**Required work:**
Would you output the entries below only from the line containing "(8 +11/2) *((40/41" through the line containing "(-961 * (5 + 13", exactly as they stand and with both ends included?

[Stored data]
[Start of Attachment]
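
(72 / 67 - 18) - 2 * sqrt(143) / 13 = -1134 / 67 - 2 * sqrt(143) / 13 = -18.77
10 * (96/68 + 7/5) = 478/17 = 28.12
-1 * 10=-10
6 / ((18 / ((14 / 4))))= 7 / 6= 1.17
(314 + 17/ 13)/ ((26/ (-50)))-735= -226690/ 169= -1341.36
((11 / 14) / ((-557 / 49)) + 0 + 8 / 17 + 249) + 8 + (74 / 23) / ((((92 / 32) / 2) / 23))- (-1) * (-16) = 127570795 / 435574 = 292.88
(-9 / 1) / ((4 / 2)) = -9 / 2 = -4.50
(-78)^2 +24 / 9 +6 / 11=200878 / 33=6087.21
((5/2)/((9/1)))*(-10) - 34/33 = -377/99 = -3.81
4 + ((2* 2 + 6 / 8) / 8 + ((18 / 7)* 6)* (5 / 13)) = 30657 / 2912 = 10.53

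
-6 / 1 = -6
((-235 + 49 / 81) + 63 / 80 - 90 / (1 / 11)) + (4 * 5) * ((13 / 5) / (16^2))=-31710643 / 25920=-1223.40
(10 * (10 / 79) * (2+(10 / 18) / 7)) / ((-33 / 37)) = -484700 / 164241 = -2.95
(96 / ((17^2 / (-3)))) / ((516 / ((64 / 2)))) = -0.06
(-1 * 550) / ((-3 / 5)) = 916.67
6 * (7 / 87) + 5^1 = 159 / 29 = 5.48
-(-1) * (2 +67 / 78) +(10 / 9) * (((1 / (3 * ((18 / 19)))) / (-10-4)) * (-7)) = 3.05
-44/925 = -0.05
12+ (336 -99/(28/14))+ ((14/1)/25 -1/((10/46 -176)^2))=244419453647/817292450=299.06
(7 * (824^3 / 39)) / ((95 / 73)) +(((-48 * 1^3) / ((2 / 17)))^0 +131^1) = 285892839524 / 3705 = 77164059.25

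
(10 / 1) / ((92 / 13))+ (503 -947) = -20359 / 46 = -442.59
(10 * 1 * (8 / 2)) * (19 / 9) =760 / 9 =84.44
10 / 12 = 5 / 6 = 0.83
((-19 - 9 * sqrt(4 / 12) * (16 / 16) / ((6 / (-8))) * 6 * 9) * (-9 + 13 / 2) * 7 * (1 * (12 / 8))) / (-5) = 1864.40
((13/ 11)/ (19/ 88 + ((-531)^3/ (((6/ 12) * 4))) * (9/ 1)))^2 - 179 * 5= -3146158031013835506463839/ 3515260369847860901089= -895.00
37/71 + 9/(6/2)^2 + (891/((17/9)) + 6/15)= 473.63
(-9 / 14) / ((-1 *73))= 9 / 1022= 0.01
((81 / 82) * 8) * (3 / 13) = 972 / 533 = 1.82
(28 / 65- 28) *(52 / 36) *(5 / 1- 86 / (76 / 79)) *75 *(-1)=-4789120 / 19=-252058.95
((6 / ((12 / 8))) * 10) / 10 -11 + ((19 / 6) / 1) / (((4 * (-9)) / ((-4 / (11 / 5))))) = -4063 / 594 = -6.84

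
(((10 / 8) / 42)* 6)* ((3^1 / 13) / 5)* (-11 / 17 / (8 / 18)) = -297 / 24752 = -0.01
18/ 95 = 0.19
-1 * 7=-7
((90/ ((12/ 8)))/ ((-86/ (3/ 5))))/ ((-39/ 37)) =222/ 559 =0.40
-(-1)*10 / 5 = 2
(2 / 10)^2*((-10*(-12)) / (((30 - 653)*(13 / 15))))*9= -648 / 8099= -0.08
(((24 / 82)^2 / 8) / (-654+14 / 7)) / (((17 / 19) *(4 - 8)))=0.00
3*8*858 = 20592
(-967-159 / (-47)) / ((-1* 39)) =45290 / 1833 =24.71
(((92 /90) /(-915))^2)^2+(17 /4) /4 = 48863362881703279921 /45989047418006250000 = 1.06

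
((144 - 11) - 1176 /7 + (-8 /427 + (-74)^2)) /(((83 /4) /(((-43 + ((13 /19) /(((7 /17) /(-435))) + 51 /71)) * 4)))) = -268567825655184 /334669363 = -802487.04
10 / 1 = 10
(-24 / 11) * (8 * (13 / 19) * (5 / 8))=-1560 / 209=-7.46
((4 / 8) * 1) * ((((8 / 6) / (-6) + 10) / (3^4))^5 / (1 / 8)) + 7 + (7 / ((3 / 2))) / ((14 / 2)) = 7.67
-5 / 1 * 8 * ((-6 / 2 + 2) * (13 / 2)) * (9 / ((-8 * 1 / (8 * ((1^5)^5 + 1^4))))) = -4680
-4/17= -0.24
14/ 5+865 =4339/ 5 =867.80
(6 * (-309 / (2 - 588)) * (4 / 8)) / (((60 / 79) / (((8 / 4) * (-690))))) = -1684359 / 586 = -2874.33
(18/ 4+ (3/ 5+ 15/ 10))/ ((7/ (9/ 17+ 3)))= 396/ 119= 3.33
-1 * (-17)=17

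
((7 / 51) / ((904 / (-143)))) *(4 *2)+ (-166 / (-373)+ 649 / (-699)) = -329124512 / 500856567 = -0.66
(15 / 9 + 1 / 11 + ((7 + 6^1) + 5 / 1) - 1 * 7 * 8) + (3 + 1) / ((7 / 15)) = -6392 / 231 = -27.67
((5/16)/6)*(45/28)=75/896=0.08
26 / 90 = 0.29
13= 13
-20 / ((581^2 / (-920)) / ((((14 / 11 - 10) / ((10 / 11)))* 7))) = -3.66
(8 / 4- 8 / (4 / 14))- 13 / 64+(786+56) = 52211 / 64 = 815.80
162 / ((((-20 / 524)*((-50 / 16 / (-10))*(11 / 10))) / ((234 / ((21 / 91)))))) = -688611456 / 55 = -12520208.29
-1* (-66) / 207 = 22 / 69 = 0.32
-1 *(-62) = 62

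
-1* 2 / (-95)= 2 / 95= 0.02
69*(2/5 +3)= 1173/5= 234.60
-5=-5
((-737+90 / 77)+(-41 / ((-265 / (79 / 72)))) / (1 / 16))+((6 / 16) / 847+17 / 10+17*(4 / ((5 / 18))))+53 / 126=-7857263717 / 16160760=-486.19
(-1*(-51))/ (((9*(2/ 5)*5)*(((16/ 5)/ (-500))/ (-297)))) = 1051875/ 8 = 131484.38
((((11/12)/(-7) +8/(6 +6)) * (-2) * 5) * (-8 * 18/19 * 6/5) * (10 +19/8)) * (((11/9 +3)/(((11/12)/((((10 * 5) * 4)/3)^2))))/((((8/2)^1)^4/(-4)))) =-192857.14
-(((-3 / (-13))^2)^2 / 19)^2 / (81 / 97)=-7857 / 294478790281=-0.00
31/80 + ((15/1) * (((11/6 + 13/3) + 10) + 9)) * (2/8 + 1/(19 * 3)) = 462317/4560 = 101.39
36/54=2/3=0.67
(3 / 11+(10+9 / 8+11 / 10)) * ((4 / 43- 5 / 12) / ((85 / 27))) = -1.28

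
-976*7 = -6832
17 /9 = 1.89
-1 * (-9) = 9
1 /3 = 0.33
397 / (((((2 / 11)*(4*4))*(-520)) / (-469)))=2048123 / 16640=123.08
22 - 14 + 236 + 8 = 252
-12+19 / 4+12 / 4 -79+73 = -41 / 4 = -10.25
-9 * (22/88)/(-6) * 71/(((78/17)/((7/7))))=1207/208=5.80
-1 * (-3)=3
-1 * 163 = -163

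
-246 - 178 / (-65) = -243.26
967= 967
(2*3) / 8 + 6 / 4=9 / 4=2.25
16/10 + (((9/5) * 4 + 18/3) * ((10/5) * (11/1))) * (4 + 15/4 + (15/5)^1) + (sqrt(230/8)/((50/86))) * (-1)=15617/5 - 43 * sqrt(115)/50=3114.18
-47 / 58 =-0.81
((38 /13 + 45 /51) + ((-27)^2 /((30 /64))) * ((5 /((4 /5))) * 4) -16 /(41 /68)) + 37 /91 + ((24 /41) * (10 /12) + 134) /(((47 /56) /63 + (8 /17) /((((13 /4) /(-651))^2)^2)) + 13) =38857.68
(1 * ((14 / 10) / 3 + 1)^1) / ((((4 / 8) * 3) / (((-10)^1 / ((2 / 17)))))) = -748 / 9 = -83.11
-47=-47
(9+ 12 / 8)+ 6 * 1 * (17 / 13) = 18.35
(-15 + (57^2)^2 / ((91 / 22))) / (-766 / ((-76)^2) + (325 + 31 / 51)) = 34204789008216 / 4362412145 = 7840.80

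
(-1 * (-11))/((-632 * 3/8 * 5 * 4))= -11/4740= -0.00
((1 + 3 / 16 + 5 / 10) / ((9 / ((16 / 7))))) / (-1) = -3 / 7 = -0.43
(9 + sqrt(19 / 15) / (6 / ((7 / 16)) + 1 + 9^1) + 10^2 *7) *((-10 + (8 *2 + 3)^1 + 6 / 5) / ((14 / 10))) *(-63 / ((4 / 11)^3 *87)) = -144382887 / 1856 -475167 *sqrt(285) / 1540480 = -77797.71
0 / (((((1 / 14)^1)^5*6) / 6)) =0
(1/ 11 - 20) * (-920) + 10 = 201590/ 11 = 18326.36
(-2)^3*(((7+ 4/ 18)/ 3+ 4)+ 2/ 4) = -1492/ 27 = -55.26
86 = 86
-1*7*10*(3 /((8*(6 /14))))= -245 /4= -61.25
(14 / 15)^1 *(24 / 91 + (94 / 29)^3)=30467392 / 951171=32.03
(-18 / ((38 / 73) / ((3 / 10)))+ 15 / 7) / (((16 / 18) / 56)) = -98523 / 190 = -518.54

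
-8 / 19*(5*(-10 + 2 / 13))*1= 5120 / 247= 20.73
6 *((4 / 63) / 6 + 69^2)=1799662 / 63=28566.06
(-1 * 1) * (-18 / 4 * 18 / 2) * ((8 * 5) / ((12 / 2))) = 270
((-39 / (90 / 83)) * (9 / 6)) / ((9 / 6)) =-1079 / 30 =-35.97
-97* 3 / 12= -24.25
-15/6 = -5/2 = -2.50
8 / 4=2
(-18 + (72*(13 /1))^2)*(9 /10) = 3942351 /5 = 788470.20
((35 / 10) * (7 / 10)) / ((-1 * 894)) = -49 / 17880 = -0.00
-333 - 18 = -351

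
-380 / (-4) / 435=19 / 87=0.22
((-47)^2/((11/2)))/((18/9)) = 2209/11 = 200.82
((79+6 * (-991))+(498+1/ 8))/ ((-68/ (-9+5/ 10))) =-42951/ 64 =-671.11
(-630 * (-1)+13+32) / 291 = 2.32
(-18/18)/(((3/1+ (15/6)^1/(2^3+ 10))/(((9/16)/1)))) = -0.18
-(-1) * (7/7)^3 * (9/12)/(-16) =-0.05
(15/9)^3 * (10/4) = 625/54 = 11.57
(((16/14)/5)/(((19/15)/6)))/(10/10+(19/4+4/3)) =1728/11305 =0.15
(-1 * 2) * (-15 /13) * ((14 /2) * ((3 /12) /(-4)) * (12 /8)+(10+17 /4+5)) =8925 /208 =42.91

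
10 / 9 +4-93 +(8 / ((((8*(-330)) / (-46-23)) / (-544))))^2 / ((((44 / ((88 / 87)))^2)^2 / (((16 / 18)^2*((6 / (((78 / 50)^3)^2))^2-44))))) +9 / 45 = -1695836634579170787611714121560834 / 19311685637935261320538833555225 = -87.81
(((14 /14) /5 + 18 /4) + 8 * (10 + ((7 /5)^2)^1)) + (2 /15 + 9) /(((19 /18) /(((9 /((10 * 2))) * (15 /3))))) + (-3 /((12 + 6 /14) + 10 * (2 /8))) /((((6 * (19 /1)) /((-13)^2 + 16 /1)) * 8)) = 95151241 /794200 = 119.81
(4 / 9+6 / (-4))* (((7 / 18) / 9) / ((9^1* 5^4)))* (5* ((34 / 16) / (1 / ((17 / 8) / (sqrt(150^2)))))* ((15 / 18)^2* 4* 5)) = -0.00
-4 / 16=-1 / 4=-0.25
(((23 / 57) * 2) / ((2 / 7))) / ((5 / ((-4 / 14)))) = -0.16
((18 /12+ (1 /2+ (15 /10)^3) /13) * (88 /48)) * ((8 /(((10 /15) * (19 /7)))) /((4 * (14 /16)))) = 2057 /494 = 4.16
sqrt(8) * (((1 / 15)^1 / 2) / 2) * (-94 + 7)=-29 * sqrt(2) / 10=-4.10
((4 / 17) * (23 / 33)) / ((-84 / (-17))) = 23 / 693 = 0.03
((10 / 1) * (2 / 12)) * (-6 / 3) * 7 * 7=-490 / 3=-163.33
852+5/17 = 14489/17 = 852.29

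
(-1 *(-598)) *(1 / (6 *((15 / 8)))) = 53.16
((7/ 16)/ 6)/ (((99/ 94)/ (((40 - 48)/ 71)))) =-329/ 42174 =-0.01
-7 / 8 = -0.88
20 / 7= 2.86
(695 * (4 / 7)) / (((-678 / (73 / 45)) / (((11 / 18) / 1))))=-111617 / 192213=-0.58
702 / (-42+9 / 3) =-18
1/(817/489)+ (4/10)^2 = 15493/20425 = 0.76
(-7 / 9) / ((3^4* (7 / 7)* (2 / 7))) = -49 / 1458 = -0.03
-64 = -64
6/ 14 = 3/ 7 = 0.43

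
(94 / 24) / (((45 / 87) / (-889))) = -1211707 / 180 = -6731.71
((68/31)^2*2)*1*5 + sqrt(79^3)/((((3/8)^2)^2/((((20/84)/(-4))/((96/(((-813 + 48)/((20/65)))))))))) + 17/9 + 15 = 54801.86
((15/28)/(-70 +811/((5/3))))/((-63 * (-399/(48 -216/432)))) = 125/51441768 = 0.00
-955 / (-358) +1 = 1313 / 358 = 3.67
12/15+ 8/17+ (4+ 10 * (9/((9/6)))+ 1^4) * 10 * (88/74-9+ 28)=41275746/3145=13124.24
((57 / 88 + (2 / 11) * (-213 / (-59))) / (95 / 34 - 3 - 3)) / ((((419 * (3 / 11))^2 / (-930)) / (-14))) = -457934015 / 1129032791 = -0.41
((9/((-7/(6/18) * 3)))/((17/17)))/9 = -1/63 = -0.02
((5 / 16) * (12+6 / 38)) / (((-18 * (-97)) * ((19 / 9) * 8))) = 1155 / 8964352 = 0.00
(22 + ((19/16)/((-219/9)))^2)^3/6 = 1775.24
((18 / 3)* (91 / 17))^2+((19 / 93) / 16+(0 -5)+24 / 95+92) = 45706734653 / 40853040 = 1118.81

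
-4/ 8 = -1/ 2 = -0.50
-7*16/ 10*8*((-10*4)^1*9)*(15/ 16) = 30240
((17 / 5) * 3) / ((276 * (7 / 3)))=51 / 3220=0.02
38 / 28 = 19 / 14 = 1.36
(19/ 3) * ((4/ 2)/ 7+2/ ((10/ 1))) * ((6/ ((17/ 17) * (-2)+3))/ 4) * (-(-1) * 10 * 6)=1938/ 7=276.86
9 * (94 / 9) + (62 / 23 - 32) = 1488 / 23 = 64.70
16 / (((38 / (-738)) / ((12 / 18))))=-3936 / 19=-207.16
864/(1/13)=11232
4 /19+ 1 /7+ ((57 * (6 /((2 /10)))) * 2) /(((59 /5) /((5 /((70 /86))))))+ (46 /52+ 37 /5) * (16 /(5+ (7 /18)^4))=486013944425297 /268942310455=1807.13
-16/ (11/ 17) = -272/ 11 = -24.73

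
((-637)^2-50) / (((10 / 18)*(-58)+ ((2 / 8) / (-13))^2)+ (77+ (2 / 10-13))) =49367887920 / 3891101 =12687.38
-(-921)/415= 921/415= 2.22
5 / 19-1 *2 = -33 / 19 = -1.74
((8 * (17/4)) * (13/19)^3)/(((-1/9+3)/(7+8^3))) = 13419783/6859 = 1956.52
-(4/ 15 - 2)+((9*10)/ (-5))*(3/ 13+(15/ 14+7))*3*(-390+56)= 204395336/ 1365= 149740.17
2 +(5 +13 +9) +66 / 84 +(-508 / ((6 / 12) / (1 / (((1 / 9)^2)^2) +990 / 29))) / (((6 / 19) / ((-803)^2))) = -5554910492929563 / 406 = -13682045549087.59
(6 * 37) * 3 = 666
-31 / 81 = -0.38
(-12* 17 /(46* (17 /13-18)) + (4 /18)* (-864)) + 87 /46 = -1895013 /9982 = -189.84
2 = 2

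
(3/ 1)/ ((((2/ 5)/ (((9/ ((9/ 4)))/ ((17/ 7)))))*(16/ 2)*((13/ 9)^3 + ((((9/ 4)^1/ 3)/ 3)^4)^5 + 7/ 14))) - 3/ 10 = 9538420444041171/ 68398262267617430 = 0.14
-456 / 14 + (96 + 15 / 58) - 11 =21391 / 406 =52.69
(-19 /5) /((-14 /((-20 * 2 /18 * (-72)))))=304 /7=43.43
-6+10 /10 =-5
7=7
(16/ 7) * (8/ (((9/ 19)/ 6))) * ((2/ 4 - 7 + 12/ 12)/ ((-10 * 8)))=1672/ 105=15.92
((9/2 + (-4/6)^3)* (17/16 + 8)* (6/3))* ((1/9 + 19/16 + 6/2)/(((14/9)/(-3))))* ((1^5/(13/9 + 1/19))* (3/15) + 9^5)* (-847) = 4140767675517583/131072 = 31591550258.77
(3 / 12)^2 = 1 / 16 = 0.06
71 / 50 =1.42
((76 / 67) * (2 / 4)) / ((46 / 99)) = 1881 / 1541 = 1.22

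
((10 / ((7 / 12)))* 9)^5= 1469328076800000 / 16807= 87423578080.56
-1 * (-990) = 990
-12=-12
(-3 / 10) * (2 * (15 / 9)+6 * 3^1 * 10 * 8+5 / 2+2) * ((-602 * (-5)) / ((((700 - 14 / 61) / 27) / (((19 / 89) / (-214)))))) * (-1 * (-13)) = 151959840669 / 232285016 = 654.20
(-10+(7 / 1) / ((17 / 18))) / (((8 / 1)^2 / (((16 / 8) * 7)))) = -77 / 136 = -0.57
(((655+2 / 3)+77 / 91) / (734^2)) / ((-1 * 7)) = -6401 / 36770097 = -0.00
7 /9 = 0.78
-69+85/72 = -4883/72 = -67.82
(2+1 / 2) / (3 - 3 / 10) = 0.93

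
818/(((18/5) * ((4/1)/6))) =340.83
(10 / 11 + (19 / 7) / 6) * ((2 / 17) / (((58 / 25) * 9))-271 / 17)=-1308061 / 60291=-21.70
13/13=1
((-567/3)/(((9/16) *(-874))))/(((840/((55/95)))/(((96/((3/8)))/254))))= 1408/5272405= 0.00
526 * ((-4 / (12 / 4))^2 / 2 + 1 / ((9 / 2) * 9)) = 38924 / 81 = 480.54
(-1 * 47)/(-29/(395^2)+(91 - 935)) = 7333175/131685129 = 0.06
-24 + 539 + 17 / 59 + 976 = 87986 / 59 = 1491.29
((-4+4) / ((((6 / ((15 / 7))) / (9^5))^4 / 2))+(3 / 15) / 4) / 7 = 1 / 140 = 0.01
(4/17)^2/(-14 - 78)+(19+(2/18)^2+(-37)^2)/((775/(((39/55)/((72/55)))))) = 9709075919/10014370200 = 0.97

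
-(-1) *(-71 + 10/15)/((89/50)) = -10550/267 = -39.51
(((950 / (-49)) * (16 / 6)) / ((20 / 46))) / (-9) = 17480 / 1323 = 13.21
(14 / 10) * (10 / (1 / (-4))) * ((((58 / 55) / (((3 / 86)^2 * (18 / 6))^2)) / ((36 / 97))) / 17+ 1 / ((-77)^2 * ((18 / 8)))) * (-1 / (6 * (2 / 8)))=663502084965056 / 1417077585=468218.60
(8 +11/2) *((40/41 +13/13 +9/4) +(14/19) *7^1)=789453/6232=126.68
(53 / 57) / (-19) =-53 / 1083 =-0.05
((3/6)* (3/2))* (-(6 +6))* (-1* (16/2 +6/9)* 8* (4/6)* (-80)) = -33280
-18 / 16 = -9 / 8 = -1.12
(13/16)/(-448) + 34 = 243699/7168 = 34.00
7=7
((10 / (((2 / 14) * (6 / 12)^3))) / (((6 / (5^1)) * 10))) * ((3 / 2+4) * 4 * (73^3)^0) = 3080 / 3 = 1026.67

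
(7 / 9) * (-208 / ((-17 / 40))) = 58240 / 153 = 380.65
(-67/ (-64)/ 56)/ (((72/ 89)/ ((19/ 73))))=113297/ 18837504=0.01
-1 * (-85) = 85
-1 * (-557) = 557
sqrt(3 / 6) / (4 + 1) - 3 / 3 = -1 + sqrt(2) / 10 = -0.86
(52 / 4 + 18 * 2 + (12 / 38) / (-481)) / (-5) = -89561 / 9139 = -9.80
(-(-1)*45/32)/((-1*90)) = -1/64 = -0.02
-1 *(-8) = 8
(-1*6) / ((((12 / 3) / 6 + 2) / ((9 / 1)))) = -81 / 4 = -20.25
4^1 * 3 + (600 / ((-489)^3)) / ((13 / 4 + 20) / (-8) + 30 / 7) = 144525644084 / 12043807407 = 12.00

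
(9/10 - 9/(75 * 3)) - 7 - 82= -4407/50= -88.14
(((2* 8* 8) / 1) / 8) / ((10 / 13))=104 / 5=20.80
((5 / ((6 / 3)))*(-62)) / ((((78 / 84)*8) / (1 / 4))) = -1085 / 208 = -5.22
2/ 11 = 0.18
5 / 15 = 1 / 3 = 0.33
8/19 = 0.42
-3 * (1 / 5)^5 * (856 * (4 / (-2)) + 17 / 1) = 1017 / 625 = 1.63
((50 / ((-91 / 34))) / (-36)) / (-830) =-85 / 135954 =-0.00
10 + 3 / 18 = 61 / 6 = 10.17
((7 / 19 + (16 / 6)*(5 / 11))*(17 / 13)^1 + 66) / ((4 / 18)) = 1664439 / 5434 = 306.30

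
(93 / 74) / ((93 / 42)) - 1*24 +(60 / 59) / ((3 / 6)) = -46713 / 2183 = -21.40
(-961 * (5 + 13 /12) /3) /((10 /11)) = -771683 /360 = -2143.56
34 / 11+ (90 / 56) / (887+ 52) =298141 / 96404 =3.09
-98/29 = -3.38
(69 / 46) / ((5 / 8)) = 12 / 5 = 2.40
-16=-16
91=91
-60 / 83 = -0.72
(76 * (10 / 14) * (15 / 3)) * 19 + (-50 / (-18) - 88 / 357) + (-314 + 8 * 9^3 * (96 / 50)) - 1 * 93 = 15950.11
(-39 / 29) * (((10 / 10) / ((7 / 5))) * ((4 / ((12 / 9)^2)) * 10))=-8775 / 406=-21.61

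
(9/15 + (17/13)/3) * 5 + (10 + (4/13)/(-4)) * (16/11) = 8414/429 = 19.61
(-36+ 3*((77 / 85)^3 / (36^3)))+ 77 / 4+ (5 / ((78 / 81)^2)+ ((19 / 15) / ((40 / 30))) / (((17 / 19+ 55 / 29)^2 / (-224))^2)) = 436825641401252861136504317 / 564462491718311431128000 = 773.88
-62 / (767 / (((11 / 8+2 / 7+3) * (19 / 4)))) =-1.79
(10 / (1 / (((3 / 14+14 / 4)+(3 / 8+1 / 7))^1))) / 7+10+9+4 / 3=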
[End of Attachment]
**Solution to this task:**
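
(8 +11/2) *((40/41 +13/13 +9/4) +(14/19) *7^1)=789453/6232=126.68
(53 / 57) / (-19) =-53 / 1083 =-0.05
((3/6)* (3/2))* (-(6 +6))* (-1* (16/2 +6/9)* 8* (4/6)* (-80)) = -33280
-18 / 16 = -9 / 8 = -1.12
(13/16)/(-448) + 34 = 243699/7168 = 34.00
7=7
((10 / (((2 / 14) * (6 / 12)^3))) / (((6 / (5^1)) * 10))) * ((3 / 2+4) * 4 * (73^3)^0) = 3080 / 3 = 1026.67

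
(7 / 9) * (-208 / ((-17 / 40))) = 58240 / 153 = 380.65
(-67/ (-64)/ 56)/ (((72/ 89)/ ((19/ 73))))=113297/ 18837504=0.01
-1 * (-85) = 85
-1 * (-557) = 557
sqrt(3 / 6) / (4 + 1) - 3 / 3 = -1 + sqrt(2) / 10 = -0.86
(52 / 4 + 18 * 2 + (12 / 38) / (-481)) / (-5) = -89561 / 9139 = -9.80
(-(-1)*45/32)/((-1*90)) = -1/64 = -0.02
-1 *(-8) = 8
(-1*6) / ((((12 / 3) / 6 + 2) / ((9 / 1)))) = -81 / 4 = -20.25
4^1 * 3 + (600 / ((-489)^3)) / ((13 / 4 + 20) / (-8) + 30 / 7) = 144525644084 / 12043807407 = 12.00

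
(9/10 - 9/(75 * 3)) - 7 - 82= -4407/50= -88.14
(((2* 8* 8) / 1) / 8) / ((10 / 13))=104 / 5=20.80
((5 / ((6 / 3)))*(-62)) / ((((78 / 84)*8) / (1 / 4))) = -1085 / 208 = -5.22
2/ 11 = 0.18
5 / 15 = 1 / 3 = 0.33
8/19 = 0.42
-3 * (1 / 5)^5 * (856 * (4 / (-2)) + 17 / 1) = 1017 / 625 = 1.63
((50 / ((-91 / 34))) / (-36)) / (-830) =-85 / 135954 =-0.00
10 + 3 / 18 = 61 / 6 = 10.17
((7 / 19 + (16 / 6)*(5 / 11))*(17 / 13)^1 + 66) / ((4 / 18)) = 1664439 / 5434 = 306.30

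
(93 / 74) / ((93 / 42)) - 1*24 +(60 / 59) / ((3 / 6)) = -46713 / 2183 = -21.40
(-961 * (5 + 13 /12) /3) /((10 /11)) = -771683 /360 = -2143.56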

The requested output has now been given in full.